• [Brief]
Quote the entries below from the line with "the population variance." through the line with "19, 3, 9, 9]", both ends included, and only those lines.

# # # #

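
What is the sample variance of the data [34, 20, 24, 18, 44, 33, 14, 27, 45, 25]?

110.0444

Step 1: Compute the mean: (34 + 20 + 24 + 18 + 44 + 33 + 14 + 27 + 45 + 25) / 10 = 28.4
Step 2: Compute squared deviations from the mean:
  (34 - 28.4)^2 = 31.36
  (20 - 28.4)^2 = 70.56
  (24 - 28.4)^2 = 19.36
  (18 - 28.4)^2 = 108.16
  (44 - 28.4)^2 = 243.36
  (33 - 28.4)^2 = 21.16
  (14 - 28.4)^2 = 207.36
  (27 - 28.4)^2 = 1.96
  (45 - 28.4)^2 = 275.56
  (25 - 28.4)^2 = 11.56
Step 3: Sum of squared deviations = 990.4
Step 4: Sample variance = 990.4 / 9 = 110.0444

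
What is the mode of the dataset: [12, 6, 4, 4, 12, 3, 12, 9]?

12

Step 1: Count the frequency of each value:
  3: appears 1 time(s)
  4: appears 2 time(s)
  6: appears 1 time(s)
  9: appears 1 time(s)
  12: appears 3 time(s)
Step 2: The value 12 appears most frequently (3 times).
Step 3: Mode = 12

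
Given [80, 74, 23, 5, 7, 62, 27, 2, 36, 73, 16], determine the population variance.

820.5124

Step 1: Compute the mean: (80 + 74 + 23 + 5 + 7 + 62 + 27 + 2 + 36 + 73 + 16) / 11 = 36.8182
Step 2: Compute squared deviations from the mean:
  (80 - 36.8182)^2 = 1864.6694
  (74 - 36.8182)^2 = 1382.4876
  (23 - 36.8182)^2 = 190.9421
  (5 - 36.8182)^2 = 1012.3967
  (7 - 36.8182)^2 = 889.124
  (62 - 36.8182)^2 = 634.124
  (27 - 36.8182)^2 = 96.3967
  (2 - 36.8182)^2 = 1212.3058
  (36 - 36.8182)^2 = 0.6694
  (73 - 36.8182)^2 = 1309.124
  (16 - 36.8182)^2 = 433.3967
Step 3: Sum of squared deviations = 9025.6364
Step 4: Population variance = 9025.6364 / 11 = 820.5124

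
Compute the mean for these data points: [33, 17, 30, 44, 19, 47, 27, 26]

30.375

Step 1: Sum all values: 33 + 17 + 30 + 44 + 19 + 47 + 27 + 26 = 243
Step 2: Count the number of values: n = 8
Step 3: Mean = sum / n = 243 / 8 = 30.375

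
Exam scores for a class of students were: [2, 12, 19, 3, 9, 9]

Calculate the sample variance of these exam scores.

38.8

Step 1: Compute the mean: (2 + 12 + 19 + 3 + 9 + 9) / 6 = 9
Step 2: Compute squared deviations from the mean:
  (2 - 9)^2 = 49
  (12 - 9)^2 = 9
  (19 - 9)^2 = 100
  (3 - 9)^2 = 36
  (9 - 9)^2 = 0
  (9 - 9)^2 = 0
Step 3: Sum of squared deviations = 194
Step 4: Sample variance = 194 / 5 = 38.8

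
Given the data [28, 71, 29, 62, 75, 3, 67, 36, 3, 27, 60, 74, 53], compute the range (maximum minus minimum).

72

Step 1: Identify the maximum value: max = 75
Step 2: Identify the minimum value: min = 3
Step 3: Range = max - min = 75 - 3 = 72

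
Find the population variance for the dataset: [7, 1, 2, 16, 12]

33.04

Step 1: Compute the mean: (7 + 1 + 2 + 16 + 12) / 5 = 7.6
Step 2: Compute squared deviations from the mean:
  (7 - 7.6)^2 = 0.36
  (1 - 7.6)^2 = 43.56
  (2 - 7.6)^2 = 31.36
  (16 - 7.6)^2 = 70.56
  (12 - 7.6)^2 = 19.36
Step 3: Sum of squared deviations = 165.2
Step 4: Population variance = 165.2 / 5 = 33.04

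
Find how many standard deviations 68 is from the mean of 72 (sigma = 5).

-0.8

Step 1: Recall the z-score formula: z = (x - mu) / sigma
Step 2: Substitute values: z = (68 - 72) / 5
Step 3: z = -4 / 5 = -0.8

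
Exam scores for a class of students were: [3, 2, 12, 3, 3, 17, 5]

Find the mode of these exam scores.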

# # # #

• [Output for this exercise]
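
Given [80, 74, 23, 5, 7, 62, 27, 2, 36, 73, 16], determine the population variance.

820.5124

Step 1: Compute the mean: (80 + 74 + 23 + 5 + 7 + 62 + 27 + 2 + 36 + 73 + 16) / 11 = 36.8182
Step 2: Compute squared deviations from the mean:
  (80 - 36.8182)^2 = 1864.6694
  (74 - 36.8182)^2 = 1382.4876
  (23 - 36.8182)^2 = 190.9421
  (5 - 36.8182)^2 = 1012.3967
  (7 - 36.8182)^2 = 889.124
  (62 - 36.8182)^2 = 634.124
  (27 - 36.8182)^2 = 96.3967
  (2 - 36.8182)^2 = 1212.3058
  (36 - 36.8182)^2 = 0.6694
  (73 - 36.8182)^2 = 1309.124
  (16 - 36.8182)^2 = 433.3967
Step 3: Sum of squared deviations = 9025.6364
Step 4: Population variance = 9025.6364 / 11 = 820.5124

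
Compute the mean for these data points: [33, 17, 30, 44, 19, 47, 27, 26]

30.375

Step 1: Sum all values: 33 + 17 + 30 + 44 + 19 + 47 + 27 + 26 = 243
Step 2: Count the number of values: n = 8
Step 3: Mean = sum / n = 243 / 8 = 30.375

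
Exam scores for a class of students were: [2, 12, 19, 3, 9, 9]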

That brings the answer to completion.